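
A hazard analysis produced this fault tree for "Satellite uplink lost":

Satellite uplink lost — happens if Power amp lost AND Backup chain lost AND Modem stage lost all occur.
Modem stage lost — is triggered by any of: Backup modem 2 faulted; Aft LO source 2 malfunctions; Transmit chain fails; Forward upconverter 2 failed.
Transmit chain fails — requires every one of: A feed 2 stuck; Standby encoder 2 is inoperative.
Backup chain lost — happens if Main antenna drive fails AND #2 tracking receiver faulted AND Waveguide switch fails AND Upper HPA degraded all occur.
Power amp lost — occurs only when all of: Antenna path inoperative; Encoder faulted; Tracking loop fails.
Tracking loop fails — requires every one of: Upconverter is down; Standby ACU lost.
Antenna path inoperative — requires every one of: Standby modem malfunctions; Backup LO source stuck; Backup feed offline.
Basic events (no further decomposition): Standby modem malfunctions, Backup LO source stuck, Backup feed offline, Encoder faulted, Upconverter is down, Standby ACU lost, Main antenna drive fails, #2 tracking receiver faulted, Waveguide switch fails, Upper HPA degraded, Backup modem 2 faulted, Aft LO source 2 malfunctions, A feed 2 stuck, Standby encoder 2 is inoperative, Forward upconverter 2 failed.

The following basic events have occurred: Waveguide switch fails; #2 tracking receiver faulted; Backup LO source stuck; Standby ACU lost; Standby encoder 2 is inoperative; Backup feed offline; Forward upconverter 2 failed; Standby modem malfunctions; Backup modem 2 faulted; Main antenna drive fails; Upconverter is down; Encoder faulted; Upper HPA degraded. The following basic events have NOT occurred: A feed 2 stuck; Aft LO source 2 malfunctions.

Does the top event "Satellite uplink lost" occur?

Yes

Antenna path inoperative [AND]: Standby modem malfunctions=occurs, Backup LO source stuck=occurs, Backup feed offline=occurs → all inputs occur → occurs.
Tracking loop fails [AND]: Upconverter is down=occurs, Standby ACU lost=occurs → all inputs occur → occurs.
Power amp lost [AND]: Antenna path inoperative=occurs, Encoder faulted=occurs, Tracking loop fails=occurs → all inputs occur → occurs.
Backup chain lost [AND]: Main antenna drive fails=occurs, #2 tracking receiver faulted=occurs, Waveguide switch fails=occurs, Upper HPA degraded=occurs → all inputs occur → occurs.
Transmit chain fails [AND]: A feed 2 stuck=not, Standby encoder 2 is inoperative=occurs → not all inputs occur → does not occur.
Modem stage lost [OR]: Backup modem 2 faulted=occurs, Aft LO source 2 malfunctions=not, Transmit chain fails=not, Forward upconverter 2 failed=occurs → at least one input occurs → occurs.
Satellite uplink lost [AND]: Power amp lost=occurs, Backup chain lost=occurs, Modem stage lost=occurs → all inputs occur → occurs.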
• • • • •
* Your task *
The whole listing should be copied verbatim.

* Expected output *
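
A hazard analysis produced this fault tree for "Satellite uplink lost":

Satellite uplink lost — happens if Power amp lost AND Backup chain lost AND Modem stage lost all occur.
Modem stage lost — is triggered by any of: Backup modem 2 faulted; Aft LO source 2 malfunctions; Transmit chain fails; Forward upconverter 2 failed.
Transmit chain fails — requires every one of: A feed 2 stuck; Standby encoder 2 is inoperative.
Backup chain lost — happens if Main antenna drive fails AND #2 tracking receiver faulted AND Waveguide switch fails AND Upper HPA degraded all occur.
Power amp lost — occurs only when all of: Antenna path inoperative; Encoder faulted; Tracking loop fails.
Tracking loop fails — requires every one of: Upconverter is down; Standby ACU lost.
Antenna path inoperative — requires every one of: Standby modem malfunctions; Backup LO source stuck; Backup feed offline.
Basic events (no further decomposition): Standby modem malfunctions, Backup LO source stuck, Backup feed offline, Encoder faulted, Upconverter is down, Standby ACU lost, Main antenna drive fails, #2 tracking receiver faulted, Waveguide switch fails, Upper HPA degraded, Backup modem 2 faulted, Aft LO source 2 malfunctions, A feed 2 stuck, Standby encoder 2 is inoperative, Forward upconverter 2 failed.

The following basic events have occurred: Waveguide switch fails; #2 tracking receiver faulted; Backup LO source stuck; Standby ACU lost; Standby encoder 2 is inoperative; Backup feed offline; Forward upconverter 2 failed; Standby modem malfunctions; Backup modem 2 faulted; Main antenna drive fails; Upconverter is down; Encoder faulted; Upper HPA degraded. The following basic events have NOT occurred: A feed 2 stuck; Aft LO source 2 malfunctions.

Does the top event "Satellite uplink lost" occur?

Yes

Antenna path inoperative [AND]: Standby modem malfunctions=occurs, Backup LO source stuck=occurs, Backup feed offline=occurs → all inputs occur → occurs.
Tracking loop fails [AND]: Upconverter is down=occurs, Standby ACU lost=occurs → all inputs occur → occurs.
Power amp lost [AND]: Antenna path inoperative=occurs, Encoder faulted=occurs, Tracking loop fails=occurs → all inputs occur → occurs.
Backup chain lost [AND]: Main antenna drive fails=occurs, #2 tracking receiver faulted=occurs, Waveguide switch fails=occurs, Upper HPA degraded=occurs → all inputs occur → occurs.
Transmit chain fails [AND]: A feed 2 stuck=not, Standby encoder 2 is inoperative=occurs → not all inputs occur → does not occur.
Modem stage lost [OR]: Backup modem 2 faulted=occurs, Aft LO source 2 malfunctions=not, Transmit chain fails=not, Forward upconverter 2 failed=occurs → at least one input occurs → occurs.
Satellite uplink lost [AND]: Power amp lost=occurs, Backup chain lost=occurs, Modem stage lost=occurs → all inputs occur → occurs.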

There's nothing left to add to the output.